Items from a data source
+ + + + + + +
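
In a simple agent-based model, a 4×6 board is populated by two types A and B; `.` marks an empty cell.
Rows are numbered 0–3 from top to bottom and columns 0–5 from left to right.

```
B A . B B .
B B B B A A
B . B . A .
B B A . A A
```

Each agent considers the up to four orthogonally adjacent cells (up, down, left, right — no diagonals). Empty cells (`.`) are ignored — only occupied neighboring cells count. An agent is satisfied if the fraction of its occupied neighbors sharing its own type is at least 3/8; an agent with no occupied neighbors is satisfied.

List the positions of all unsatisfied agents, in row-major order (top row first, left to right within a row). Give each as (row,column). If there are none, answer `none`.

(0,1), (3,2)

Row 0: (0,0)B 1/2 ✓ · (0,1)A 0/2 ✗ · (0,3)B 2/2 ✓ · (0,4)B 1/2 ✓
Row 1: (1,0)B 3/3 ✓ · (1,1)B 2/3 ✓ · (1,2)B 3/3 ✓ · (1,3)B 2/3 ✓ · (1,4)A 2/4 ✓ · (1,5)A 1/1 ✓
Row 2: (2,0)B 2/2 ✓ · (2,2)B 1/2 ✓ · (2,4)A 2/2 ✓
Row 3: (3,0)B 2/2 ✓ · (3,1)B 1/2 ✓ · (3,2)A 0/2 ✗ · (3,4)A 2/2 ✓ · (3,5)A 1/1 ✓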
+ + + + + + +
* **ABOUT THIS EXERCISE**: All of the data shown above should be printed exactly as given.

* **EXERCISE RESPONSE**:
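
In a simple agent-based model, a 4×6 board is populated by two types A and B; `.` marks an empty cell.
Rows are numbered 0–3 from top to bottom and columns 0–5 from left to right.

```
B A . B B .
B B B B A A
B . B . A .
B B A . A A
```

Each agent considers the up to four orthogonally adjacent cells (up, down, left, right — no diagonals). Empty cells (`.`) are ignored — only occupied neighboring cells count. An agent is satisfied if the fraction of its occupied neighbors sharing its own type is at least 3/8; an agent with no occupied neighbors is satisfied.

List the positions of all unsatisfied agents, in row-major order (top row first, left to right within a row). Give each as (row,column). If there are none, answer `none`.

(0,1), (3,2)

Row 0: (0,0)B 1/2 ✓ · (0,1)A 0/2 ✗ · (0,3)B 2/2 ✓ · (0,4)B 1/2 ✓
Row 1: (1,0)B 3/3 ✓ · (1,1)B 2/3 ✓ · (1,2)B 3/3 ✓ · (1,3)B 2/3 ✓ · (1,4)A 2/4 ✓ · (1,5)A 1/1 ✓
Row 2: (2,0)B 2/2 ✓ · (2,2)B 1/2 ✓ · (2,4)A 2/2 ✓
Row 3: (3,0)B 2/2 ✓ · (3,1)B 1/2 ✓ · (3,2)A 0/2 ✗ · (3,4)A 2/2 ✓ · (3,5)A 1/1 ✓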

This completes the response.